Material supplied.
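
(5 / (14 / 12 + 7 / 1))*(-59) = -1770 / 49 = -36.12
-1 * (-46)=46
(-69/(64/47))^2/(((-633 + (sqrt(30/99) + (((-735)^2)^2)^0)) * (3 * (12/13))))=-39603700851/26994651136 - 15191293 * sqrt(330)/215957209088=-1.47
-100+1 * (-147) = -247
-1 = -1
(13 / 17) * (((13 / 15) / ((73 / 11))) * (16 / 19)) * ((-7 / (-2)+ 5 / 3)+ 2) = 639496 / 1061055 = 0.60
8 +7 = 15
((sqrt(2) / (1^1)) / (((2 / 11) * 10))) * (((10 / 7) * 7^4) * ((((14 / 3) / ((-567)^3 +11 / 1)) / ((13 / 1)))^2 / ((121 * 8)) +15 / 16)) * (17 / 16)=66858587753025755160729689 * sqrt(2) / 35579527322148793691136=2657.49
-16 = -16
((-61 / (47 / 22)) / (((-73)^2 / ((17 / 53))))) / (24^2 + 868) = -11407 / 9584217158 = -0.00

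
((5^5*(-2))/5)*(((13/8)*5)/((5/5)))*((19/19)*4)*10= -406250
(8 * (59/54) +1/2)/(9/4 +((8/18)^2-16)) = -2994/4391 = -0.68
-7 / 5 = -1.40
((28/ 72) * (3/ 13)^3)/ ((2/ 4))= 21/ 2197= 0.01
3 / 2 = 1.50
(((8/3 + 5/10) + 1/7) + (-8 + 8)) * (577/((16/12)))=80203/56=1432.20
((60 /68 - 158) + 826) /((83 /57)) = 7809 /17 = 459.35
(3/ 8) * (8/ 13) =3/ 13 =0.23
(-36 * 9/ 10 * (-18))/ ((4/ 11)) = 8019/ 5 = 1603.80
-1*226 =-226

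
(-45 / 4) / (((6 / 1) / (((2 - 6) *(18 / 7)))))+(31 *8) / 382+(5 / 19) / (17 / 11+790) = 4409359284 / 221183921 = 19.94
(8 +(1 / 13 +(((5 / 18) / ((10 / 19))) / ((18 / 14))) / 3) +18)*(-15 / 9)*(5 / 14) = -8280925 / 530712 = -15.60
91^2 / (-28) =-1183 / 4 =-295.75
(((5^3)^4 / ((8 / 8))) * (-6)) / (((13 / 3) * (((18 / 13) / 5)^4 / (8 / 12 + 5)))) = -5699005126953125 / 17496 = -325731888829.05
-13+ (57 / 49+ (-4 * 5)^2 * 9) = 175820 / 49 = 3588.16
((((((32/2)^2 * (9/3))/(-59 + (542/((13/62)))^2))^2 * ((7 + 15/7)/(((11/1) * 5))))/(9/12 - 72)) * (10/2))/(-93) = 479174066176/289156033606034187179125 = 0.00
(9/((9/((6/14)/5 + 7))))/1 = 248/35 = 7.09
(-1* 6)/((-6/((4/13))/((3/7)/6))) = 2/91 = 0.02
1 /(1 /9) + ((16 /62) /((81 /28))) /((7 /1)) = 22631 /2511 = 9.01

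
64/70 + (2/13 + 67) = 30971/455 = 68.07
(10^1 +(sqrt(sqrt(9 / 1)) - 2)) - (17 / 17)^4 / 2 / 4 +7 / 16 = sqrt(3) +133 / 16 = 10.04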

==

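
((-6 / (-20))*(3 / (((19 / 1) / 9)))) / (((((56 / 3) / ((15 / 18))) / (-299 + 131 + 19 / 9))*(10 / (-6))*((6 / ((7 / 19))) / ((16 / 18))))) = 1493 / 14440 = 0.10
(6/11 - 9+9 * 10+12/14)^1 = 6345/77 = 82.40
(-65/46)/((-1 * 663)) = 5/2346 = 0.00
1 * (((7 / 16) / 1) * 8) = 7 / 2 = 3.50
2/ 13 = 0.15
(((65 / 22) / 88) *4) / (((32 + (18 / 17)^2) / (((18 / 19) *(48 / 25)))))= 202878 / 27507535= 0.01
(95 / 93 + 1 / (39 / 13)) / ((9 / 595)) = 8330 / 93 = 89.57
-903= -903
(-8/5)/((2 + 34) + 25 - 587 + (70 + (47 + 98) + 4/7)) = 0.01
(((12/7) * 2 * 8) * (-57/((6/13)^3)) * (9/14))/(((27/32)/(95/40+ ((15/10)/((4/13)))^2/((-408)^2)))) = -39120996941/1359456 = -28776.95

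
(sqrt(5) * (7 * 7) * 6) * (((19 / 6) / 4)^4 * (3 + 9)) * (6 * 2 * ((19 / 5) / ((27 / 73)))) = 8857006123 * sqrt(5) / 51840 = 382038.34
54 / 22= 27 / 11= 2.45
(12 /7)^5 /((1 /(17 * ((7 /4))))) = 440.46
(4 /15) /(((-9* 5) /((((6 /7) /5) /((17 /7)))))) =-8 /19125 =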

Exercise directions.
Using the material above, state how many lines include the string "sqrt". Answer with a single number.

Result of the task.
4